**Work instruction**
Repeat all of the records verbatim.
/---
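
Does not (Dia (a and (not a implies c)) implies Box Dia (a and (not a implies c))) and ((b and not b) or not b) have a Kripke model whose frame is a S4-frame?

1. not (Dia (a and (not a implies c)) implies Box Dia (a and (not a implies c))) and ((b and not b) or not b), 0
2. not (Dia (a and (not a implies c)) implies Box Dia (a and (not a implies c))), 0   [and-rule on 1]
3. (b and not b) or not b, 0   [and-rule on 1]
4. Dia (a and (not a implies c)), 0   [neg-implies-rule on 2]
5. not Box Dia (a and (not a implies c)), 0   [neg-implies-rule on 2]
6. not b, 0   [or-rule on 3 (branches; this branch)]
7. a and (not a implies c), 1   [Dia-rule on 4: fresh world 1, 0R1]
8. a, 1   [and-rule on 7]
9. not a implies c, 1   [and-rule on 7]
10. c, 1   [implies-rule on 9 (branches; this branch)]
11. not Dia (a and (not a implies c)), 2   [neg-Box-rule on 5: fresh world 2, 0R2]
12. not (a and (not a implies c)), 2   [neg-Dia-rule on 11 via 2R2]
13. not (not a implies c), 2   [neg-and-rule on 12 (branches; this branch)]
14. not a, 2   [neg-implies-rule on 13]
15. not c, 2   [neg-implies-rule on 13]
Accessibility: 0R0, 0R1, 0R2, 1R1, 2R2

Yes, satisfiable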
\---
**Written answer**
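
Does not (Dia (a and (not a implies c)) implies Box Dia (a and (not a implies c))) and ((b and not b) or not b) have a Kripke model whose frame is a S4-frame?

1. not (Dia (a and (not a implies c)) implies Box Dia (a and (not a implies c))) and ((b and not b) or not b), 0
2. not (Dia (a and (not a implies c)) implies Box Dia (a and (not a implies c))), 0   [and-rule on 1]
3. (b and not b) or not b, 0   [and-rule on 1]
4. Dia (a and (not a implies c)), 0   [neg-implies-rule on 2]
5. not Box Dia (a and (not a implies c)), 0   [neg-implies-rule on 2]
6. not b, 0   [or-rule on 3 (branches; this branch)]
7. a and (not a implies c), 1   [Dia-rule on 4: fresh world 1, 0R1]
8. a, 1   [and-rule on 7]
9. not a implies c, 1   [and-rule on 7]
10. c, 1   [implies-rule on 9 (branches; this branch)]
11. not Dia (a and (not a implies c)), 2   [neg-Box-rule on 5: fresh world 2, 0R2]
12. not (a and (not a implies c)), 2   [neg-Dia-rule on 11 via 2R2]
13. not (not a implies c), 2   [neg-and-rule on 12 (branches; this branch)]
14. not a, 2   [neg-implies-rule on 13]
15. not c, 2   [neg-implies-rule on 13]
Accessibility: 0R0, 0R1, 0R2, 1R1, 2R2

Yes, satisfiable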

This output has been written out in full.